(Saved entries)
# # # # # # #

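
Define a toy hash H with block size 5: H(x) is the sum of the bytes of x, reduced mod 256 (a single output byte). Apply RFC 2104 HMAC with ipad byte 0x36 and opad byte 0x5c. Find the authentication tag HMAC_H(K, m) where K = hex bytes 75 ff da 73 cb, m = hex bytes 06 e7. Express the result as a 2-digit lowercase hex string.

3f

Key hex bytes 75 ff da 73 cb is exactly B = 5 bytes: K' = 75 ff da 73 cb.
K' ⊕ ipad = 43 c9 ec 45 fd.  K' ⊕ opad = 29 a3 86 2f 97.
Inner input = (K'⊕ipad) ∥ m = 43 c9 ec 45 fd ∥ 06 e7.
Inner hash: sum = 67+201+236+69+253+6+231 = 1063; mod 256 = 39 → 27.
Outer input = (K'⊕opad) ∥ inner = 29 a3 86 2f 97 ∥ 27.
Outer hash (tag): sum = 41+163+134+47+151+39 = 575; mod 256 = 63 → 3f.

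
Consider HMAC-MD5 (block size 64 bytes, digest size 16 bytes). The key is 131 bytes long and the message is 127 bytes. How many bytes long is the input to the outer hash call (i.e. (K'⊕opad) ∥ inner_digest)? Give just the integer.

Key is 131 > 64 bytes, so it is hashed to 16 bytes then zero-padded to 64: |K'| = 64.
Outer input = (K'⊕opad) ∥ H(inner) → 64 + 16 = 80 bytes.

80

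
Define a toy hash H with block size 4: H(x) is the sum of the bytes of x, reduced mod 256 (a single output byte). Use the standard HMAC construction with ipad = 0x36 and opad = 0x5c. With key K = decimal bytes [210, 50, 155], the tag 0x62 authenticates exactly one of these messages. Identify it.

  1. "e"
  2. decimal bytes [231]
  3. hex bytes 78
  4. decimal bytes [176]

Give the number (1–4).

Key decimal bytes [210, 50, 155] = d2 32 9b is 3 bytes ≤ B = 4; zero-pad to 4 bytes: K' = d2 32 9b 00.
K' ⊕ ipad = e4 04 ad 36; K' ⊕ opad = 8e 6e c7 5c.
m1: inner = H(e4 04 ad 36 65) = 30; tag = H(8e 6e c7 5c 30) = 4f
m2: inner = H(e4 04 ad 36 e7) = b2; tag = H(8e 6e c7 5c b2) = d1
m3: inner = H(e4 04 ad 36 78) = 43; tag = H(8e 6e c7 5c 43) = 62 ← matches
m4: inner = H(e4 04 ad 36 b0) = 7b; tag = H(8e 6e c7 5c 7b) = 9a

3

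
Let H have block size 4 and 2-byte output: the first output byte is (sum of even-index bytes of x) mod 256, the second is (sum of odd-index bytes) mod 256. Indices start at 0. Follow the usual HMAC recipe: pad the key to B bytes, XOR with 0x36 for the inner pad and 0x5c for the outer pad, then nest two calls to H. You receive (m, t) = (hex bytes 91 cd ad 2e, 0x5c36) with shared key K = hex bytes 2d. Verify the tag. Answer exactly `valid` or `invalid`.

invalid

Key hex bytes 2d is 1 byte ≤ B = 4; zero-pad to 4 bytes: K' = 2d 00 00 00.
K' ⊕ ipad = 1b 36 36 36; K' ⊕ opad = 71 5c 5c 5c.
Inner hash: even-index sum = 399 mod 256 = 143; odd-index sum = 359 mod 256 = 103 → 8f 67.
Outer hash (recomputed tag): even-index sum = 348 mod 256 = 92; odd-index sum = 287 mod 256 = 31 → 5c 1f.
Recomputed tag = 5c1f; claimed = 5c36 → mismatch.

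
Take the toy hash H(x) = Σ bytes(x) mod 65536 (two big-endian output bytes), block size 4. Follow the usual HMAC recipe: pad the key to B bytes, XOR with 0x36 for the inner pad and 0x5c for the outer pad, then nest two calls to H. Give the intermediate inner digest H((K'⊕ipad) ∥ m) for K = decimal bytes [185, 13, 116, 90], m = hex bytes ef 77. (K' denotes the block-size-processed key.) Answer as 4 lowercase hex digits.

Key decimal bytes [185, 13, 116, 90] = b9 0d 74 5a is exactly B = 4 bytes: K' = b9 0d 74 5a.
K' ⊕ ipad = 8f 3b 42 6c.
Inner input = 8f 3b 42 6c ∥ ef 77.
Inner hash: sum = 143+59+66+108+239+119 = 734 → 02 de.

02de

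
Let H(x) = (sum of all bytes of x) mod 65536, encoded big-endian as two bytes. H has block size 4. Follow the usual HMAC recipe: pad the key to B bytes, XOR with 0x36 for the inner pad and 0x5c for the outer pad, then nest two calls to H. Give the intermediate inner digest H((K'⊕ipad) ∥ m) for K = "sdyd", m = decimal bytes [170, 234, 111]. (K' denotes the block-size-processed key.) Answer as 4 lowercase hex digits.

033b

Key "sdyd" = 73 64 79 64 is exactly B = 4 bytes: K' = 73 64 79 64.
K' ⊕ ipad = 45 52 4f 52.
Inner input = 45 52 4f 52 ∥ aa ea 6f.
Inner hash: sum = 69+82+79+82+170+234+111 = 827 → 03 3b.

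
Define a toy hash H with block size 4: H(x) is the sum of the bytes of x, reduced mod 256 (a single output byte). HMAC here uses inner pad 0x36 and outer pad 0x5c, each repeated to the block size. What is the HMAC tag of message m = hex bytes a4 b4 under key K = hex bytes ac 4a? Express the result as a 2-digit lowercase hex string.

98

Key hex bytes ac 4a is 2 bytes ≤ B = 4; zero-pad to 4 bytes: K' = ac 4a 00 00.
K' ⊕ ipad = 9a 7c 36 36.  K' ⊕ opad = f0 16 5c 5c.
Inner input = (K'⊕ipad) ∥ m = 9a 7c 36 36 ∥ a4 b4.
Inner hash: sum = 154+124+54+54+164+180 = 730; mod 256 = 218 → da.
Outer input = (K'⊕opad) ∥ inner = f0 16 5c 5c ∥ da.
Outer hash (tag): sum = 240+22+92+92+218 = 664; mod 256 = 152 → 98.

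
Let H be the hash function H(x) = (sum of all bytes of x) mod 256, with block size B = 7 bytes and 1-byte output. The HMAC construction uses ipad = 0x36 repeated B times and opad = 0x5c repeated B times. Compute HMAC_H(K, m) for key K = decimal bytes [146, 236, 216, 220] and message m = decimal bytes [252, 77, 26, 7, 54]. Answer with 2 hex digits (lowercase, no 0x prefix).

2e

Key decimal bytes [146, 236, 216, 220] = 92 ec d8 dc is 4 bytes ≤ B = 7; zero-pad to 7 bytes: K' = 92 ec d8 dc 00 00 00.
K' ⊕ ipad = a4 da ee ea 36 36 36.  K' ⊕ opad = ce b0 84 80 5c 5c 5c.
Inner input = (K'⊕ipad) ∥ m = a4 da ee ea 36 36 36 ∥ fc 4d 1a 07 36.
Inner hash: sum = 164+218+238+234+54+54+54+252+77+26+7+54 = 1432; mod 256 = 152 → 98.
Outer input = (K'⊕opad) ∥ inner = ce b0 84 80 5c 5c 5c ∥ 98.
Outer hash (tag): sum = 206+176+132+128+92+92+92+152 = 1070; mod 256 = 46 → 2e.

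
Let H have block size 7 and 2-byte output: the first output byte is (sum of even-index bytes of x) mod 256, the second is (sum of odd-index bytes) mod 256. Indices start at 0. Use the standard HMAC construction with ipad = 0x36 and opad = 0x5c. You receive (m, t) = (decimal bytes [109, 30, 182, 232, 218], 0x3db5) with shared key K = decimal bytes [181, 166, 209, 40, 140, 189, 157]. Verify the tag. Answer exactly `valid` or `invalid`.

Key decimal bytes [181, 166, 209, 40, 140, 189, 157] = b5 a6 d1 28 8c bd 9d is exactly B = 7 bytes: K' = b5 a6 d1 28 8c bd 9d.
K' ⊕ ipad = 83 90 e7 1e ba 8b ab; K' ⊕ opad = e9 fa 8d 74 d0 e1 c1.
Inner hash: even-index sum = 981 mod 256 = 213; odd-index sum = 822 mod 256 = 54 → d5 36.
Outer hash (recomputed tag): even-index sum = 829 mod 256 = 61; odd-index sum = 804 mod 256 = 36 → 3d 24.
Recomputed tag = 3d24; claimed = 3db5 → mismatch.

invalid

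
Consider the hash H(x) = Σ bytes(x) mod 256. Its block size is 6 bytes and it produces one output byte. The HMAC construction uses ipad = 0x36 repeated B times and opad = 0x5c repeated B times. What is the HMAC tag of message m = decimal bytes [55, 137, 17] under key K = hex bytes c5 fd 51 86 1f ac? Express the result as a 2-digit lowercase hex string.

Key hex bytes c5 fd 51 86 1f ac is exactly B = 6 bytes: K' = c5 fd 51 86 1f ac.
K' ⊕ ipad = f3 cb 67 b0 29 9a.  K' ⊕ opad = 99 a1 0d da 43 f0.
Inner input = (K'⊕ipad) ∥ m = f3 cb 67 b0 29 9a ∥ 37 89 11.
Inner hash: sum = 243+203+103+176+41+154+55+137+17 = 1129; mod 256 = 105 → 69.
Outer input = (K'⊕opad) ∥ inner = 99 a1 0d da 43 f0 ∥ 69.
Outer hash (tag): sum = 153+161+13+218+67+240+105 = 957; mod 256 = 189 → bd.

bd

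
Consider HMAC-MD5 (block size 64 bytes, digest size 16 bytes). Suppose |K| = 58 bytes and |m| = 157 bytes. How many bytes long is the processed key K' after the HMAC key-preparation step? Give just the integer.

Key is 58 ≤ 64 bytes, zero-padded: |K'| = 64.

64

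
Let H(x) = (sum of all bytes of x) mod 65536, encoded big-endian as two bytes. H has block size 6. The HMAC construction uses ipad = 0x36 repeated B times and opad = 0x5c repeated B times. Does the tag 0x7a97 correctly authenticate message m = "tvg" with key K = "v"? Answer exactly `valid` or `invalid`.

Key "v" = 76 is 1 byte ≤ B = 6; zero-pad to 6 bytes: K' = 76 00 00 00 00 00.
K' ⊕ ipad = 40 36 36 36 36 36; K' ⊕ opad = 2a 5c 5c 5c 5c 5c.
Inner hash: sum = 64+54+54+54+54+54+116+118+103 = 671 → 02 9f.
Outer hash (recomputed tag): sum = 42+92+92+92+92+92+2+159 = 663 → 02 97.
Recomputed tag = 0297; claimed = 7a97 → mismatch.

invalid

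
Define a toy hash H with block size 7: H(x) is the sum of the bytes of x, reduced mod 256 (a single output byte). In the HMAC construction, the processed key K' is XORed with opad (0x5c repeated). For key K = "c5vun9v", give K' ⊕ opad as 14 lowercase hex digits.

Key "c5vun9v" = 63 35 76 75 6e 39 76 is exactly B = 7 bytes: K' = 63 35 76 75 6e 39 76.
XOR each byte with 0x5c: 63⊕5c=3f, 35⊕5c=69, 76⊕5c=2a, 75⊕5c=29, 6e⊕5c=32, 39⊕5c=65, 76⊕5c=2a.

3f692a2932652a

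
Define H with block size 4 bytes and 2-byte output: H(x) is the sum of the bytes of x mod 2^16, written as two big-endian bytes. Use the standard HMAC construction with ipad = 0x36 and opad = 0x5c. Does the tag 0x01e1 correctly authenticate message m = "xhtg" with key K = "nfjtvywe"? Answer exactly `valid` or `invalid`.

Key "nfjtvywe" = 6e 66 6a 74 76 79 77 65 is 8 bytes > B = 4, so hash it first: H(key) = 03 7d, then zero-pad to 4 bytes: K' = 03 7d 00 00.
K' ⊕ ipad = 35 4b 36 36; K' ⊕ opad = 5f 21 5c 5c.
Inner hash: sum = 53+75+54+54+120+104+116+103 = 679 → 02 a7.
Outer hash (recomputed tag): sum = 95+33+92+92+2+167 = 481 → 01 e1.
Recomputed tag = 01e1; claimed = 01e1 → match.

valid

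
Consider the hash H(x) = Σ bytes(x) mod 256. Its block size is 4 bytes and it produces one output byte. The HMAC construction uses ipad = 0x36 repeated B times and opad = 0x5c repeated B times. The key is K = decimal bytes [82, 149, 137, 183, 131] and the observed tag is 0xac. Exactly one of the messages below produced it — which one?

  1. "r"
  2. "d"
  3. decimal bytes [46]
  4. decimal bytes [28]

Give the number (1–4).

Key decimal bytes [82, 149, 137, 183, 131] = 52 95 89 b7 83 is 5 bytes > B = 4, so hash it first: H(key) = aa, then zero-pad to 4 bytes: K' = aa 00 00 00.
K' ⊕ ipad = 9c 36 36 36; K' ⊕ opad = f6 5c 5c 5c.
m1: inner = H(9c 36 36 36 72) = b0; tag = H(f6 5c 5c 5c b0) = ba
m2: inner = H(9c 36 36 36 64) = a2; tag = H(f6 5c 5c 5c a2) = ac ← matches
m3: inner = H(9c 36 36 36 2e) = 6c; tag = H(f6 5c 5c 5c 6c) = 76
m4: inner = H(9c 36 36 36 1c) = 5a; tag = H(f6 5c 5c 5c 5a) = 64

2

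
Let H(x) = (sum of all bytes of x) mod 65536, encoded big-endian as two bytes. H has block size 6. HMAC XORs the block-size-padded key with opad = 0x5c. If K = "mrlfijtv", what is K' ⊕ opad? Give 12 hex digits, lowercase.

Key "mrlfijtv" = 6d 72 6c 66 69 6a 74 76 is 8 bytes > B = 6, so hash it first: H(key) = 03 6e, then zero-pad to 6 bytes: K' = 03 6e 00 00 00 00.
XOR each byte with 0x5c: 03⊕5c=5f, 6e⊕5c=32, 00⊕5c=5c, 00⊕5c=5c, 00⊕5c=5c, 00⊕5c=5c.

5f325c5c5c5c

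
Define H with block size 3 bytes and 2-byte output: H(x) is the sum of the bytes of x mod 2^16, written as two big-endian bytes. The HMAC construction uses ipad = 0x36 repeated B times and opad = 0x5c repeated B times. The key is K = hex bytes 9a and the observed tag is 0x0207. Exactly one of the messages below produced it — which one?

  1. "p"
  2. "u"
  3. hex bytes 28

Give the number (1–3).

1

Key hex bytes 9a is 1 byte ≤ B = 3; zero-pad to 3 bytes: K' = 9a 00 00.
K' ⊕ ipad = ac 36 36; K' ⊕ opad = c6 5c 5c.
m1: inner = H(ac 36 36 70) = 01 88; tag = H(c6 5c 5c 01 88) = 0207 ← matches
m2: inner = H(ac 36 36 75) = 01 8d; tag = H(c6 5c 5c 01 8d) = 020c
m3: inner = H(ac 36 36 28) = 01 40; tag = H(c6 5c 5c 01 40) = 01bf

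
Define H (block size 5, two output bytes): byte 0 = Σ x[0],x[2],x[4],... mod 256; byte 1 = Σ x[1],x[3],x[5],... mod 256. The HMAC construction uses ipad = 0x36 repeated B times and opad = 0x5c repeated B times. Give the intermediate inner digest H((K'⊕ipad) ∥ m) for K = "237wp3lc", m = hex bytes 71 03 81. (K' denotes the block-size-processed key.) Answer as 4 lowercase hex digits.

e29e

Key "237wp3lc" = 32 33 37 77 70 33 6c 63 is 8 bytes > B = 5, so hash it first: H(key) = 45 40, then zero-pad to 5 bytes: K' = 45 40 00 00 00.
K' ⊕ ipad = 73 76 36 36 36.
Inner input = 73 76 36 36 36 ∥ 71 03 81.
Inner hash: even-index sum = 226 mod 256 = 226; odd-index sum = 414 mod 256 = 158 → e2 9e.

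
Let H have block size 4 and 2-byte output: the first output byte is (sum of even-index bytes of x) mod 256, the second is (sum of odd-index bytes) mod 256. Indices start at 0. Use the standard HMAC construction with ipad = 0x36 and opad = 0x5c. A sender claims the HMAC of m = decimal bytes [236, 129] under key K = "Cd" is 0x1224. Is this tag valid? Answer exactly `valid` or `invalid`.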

# # # # # # #

[WHAT IS EXPECTED]
If a line in the records above contains the string "below", copy that line out.

[RESULT OF THIS TASK]
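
Consider the hash H(x) = Σ bytes(x) mod 256. Its block size is 4 bytes and it produces one output byte. The HMAC construction uses ipad = 0x36 repeated B times and opad = 0x5c repeated B times. The key is K = decimal bytes [82, 149, 137, 183, 131] and the observed tag is 0xac. Exactly one of the messages below produced it — which one?
Define H with block size 3 bytes and 2-byte output: H(x) is the sum of the bytes of x mod 2^16, written as two big-endian bytes. The HMAC construction uses ipad = 0x36 repeated B times and opad = 0x5c repeated B times. The key is K = hex bytes 9a and the observed tag is 0x0207. Exactly one of the messages below produced it — which one?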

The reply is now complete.